REQUIREMENT
Transcribe the data in full, keeping each line exactly as it appears.

----- THE DATA

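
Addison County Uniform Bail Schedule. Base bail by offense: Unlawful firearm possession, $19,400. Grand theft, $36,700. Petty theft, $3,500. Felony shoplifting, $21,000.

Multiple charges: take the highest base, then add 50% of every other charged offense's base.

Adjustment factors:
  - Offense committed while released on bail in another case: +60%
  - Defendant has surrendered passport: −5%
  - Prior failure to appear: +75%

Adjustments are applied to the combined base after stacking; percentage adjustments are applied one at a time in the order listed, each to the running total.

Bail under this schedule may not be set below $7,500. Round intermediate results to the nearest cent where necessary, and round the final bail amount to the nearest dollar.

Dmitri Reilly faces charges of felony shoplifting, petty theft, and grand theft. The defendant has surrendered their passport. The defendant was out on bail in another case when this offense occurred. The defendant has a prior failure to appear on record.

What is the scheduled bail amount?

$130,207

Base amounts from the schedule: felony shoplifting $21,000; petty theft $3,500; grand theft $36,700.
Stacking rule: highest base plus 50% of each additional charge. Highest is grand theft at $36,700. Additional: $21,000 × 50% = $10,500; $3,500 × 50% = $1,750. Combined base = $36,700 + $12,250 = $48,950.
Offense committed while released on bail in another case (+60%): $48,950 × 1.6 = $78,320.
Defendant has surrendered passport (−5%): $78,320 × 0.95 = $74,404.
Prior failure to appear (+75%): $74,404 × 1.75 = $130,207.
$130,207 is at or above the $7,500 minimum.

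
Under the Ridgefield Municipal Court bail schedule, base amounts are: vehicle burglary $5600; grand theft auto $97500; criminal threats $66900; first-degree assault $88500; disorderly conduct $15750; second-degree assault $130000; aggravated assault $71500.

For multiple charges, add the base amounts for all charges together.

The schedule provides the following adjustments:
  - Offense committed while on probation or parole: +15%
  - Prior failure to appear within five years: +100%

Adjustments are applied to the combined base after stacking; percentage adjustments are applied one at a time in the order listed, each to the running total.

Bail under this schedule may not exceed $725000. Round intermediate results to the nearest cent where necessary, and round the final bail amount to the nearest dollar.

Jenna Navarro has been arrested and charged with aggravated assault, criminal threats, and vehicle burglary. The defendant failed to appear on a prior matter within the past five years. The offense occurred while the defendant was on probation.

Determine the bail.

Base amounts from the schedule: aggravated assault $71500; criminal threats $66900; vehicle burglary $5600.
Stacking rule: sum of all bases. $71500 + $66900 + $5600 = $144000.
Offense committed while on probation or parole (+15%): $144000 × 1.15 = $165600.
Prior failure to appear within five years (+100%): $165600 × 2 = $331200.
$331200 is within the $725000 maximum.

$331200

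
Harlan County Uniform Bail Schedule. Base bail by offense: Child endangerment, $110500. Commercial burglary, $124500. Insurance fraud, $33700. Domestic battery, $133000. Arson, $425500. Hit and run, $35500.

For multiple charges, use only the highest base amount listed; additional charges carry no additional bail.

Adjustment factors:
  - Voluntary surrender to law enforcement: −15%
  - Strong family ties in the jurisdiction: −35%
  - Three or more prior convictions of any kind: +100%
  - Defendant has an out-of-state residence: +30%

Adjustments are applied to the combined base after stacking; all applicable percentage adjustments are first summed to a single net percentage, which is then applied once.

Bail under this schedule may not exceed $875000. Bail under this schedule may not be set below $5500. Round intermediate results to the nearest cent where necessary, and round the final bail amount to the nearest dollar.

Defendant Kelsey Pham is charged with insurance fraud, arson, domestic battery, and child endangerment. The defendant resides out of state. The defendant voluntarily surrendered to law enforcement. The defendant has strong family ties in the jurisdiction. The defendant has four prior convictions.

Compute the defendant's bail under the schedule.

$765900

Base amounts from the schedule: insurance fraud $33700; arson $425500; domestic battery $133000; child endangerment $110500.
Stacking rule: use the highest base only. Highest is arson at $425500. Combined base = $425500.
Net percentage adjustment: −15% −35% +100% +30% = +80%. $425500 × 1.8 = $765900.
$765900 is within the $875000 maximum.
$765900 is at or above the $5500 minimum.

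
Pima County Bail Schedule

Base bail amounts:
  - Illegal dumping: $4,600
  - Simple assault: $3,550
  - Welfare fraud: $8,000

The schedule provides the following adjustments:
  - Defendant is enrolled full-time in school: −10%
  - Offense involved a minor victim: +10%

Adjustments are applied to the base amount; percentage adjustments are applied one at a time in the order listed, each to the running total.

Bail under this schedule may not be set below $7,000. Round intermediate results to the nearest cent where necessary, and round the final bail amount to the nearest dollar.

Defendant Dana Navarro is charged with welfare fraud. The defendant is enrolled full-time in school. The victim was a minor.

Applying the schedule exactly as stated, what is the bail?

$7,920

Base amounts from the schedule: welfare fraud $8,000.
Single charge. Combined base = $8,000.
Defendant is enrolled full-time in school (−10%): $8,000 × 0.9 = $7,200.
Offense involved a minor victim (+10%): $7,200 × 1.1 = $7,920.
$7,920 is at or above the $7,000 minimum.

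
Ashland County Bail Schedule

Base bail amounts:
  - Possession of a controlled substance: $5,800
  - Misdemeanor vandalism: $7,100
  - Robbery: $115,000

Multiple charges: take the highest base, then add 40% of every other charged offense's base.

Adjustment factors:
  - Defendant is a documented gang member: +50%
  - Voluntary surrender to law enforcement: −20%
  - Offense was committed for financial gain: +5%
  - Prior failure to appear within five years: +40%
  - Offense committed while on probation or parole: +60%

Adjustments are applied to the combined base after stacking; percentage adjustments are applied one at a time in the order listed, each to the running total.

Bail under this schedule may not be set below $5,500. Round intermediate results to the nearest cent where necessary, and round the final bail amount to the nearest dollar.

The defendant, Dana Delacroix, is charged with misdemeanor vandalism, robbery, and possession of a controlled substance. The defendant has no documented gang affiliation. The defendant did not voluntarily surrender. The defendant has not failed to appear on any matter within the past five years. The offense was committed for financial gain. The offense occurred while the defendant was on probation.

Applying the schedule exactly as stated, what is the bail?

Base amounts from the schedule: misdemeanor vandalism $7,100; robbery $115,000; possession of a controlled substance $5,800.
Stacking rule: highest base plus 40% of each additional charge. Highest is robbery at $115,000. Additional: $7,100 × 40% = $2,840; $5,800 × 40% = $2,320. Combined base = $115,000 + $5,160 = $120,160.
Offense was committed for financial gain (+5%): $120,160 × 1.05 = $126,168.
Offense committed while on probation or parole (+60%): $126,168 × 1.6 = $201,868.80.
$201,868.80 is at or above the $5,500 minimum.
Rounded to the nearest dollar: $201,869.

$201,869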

----------

OUTPUT FOR THIS EXERCISE
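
Addison County Uniform Bail Schedule. Base bail by offense: Unlawful firearm possession, $19,400. Grand theft, $36,700. Petty theft, $3,500. Felony shoplifting, $21,000.

Multiple charges: take the highest base, then add 50% of every other charged offense's base.

Adjustment factors:
  - Offense committed while released on bail in another case: +60%
  - Defendant has surrendered passport: −5%
  - Prior failure to appear: +75%

Adjustments are applied to the combined base after stacking; percentage adjustments are applied one at a time in the order listed, each to the running total.

Bail under this schedule may not be set below $7,500. Round intermediate results to the nearest cent where necessary, and round the final bail amount to the nearest dollar.

Dmitri Reilly faces charges of felony shoplifting, petty theft, and grand theft. The defendant has surrendered their passport. The defendant was out on bail in another case when this offense occurred. The defendant has a prior failure to appear on record.

What is the scheduled bail amount?

$130,207

Base amounts from the schedule: felony shoplifting $21,000; petty theft $3,500; grand theft $36,700.
Stacking rule: highest base plus 50% of each additional charge. Highest is grand theft at $36,700. Additional: $21,000 × 50% = $10,500; $3,500 × 50% = $1,750. Combined base = $36,700 + $12,250 = $48,950.
Offense committed while released on bail in another case (+60%): $48,950 × 1.6 = $78,320.
Defendant has surrendered passport (−5%): $78,320 × 0.95 = $74,404.
Prior failure to appear (+75%): $74,404 × 1.75 = $130,207.
$130,207 is at or above the $7,500 minimum.

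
Under the Ridgefield Municipal Court bail schedule, base amounts are: vehicle burglary $5600; grand theft auto $97500; criminal threats $66900; first-degree assault $88500; disorderly conduct $15750; second-degree assault $130000; aggravated assault $71500.

For multiple charges, add the base amounts for all charges together.

The schedule provides the following adjustments:
  - Offense committed while on probation or parole: +15%
  - Prior failure to appear within five years: +100%

Adjustments are applied to the combined base after stacking; percentage adjustments are applied one at a time in the order listed, each to the running total.

Bail under this schedule may not exceed $725000. Round intermediate results to the nearest cent where necessary, and round the final bail amount to the nearest dollar.

Jenna Navarro has been arrested and charged with aggravated assault, criminal threats, and vehicle burglary. The defendant failed to appear on a prior matter within the past five years. The offense occurred while the defendant was on probation.

Determine the bail.

Base amounts from the schedule: aggravated assault $71500; criminal threats $66900; vehicle burglary $5600.
Stacking rule: sum of all bases. $71500 + $66900 + $5600 = $144000.
Offense committed while on probation or parole (+15%): $144000 × 1.15 = $165600.
Prior failure to appear within five years (+100%): $165600 × 2 = $331200.
$331200 is within the $725000 maximum.

$331200

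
Harlan County Uniform Bail Schedule. Base bail by offense: Child endangerment, $110500. Commercial burglary, $124500. Insurance fraud, $33700. Domestic battery, $133000. Arson, $425500. Hit and run, $35500.

For multiple charges, use only the highest base amount listed; additional charges carry no additional bail.

Adjustment factors:
  - Voluntary surrender to law enforcement: −15%
  - Strong family ties in the jurisdiction: −35%
  - Three or more prior convictions of any kind: +100%
  - Defendant has an out-of-state residence: +30%

Adjustments are applied to the combined base after stacking; all applicable percentage adjustments are first summed to a single net percentage, which is then applied once.

Bail under this schedule may not exceed $875000. Bail under this schedule may not be set below $5500. Round intermediate results to the nearest cent where necessary, and round the final bail amount to the nearest dollar.

Defendant Kelsey Pham is charged with insurance fraud, arson, domestic battery, and child endangerment. The defendant resides out of state. The defendant voluntarily surrendered to law enforcement. The defendant has strong family ties in the jurisdiction. The defendant has four prior convictions.

Compute the defendant's bail under the schedule.

$765900

Base amounts from the schedule: insurance fraud $33700; arson $425500; domestic battery $133000; child endangerment $110500.
Stacking rule: use the highest base only. Highest is arson at $425500. Combined base = $425500.
Net percentage adjustment: −15% −35% +100% +30% = +80%. $425500 × 1.8 = $765900.
$765900 is within the $875000 maximum.
$765900 is at or above the $5500 minimum.

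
Pima County Bail Schedule

Base bail amounts:
  - Illegal dumping: $4,600
  - Simple assault: $3,550
  - Welfare fraud: $8,000

The schedule provides the following adjustments:
  - Defendant is enrolled full-time in school: −10%
  - Offense involved a minor victim: +10%

Adjustments are applied to the base amount; percentage adjustments are applied one at a time in the order listed, each to the running total.

Bail under this schedule may not be set below $7,000. Round intermediate results to the nearest cent where necessary, and round the final bail amount to the nearest dollar.

Defendant Dana Navarro is charged with welfare fraud. The defendant is enrolled full-time in school. The victim was a minor.

Applying the schedule exactly as stated, what is the bail?

$7,920

Base amounts from the schedule: welfare fraud $8,000.
Single charge. Combined base = $8,000.
Defendant is enrolled full-time in school (−10%): $8,000 × 0.9 = $7,200.
Offense involved a minor victim (+10%): $7,200 × 1.1 = $7,920.
$7,920 is at or above the $7,000 minimum.

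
Ashland County Bail Schedule

Base bail amounts:
  - Possession of a controlled substance: $5,800
  - Misdemeanor vandalism: $7,100
  - Robbery: $115,000

Multiple charges: take the highest base, then add 40% of every other charged offense's base.

Adjustment factors:
  - Defendant is a documented gang member: +50%
  - Voluntary surrender to law enforcement: −20%
  - Offense was committed for financial gain: +5%
  - Prior failure to appear within five years: +40%
  - Offense committed while on probation or parole: +60%

Adjustments are applied to the combined base after stacking; percentage adjustments are applied one at a time in the order listed, each to the running total.

Bail under this schedule may not be set below $5,500. Round intermediate results to the nearest cent where necessary, and round the final bail amount to the nearest dollar.

The defendant, Dana Delacroix, is charged with misdemeanor vandalism, robbery, and possession of a controlled substance. The defendant has no documented gang affiliation. The defendant did not voluntarily surrender. The defendant has not failed to appear on any matter within the past five years. The offense was committed for financial gain. The offense occurred while the defendant was on probation.

Applying the schedule exactly as stated, what is the bail?

Base amounts from the schedule: misdemeanor vandalism $7,100; robbery $115,000; possession of a controlled substance $5,800.
Stacking rule: highest base plus 40% of each additional charge. Highest is robbery at $115,000. Additional: $7,100 × 40% = $2,840; $5,800 × 40% = $2,320. Combined base = $115,000 + $5,160 = $120,160.
Offense was committed for financial gain (+5%): $120,160 × 1.05 = $126,168.
Offense committed while on probation or parole (+60%): $126,168 × 1.6 = $201,868.80.
$201,868.80 is at or above the $5,500 minimum.
Rounded to the nearest dollar: $201,869.

$201,869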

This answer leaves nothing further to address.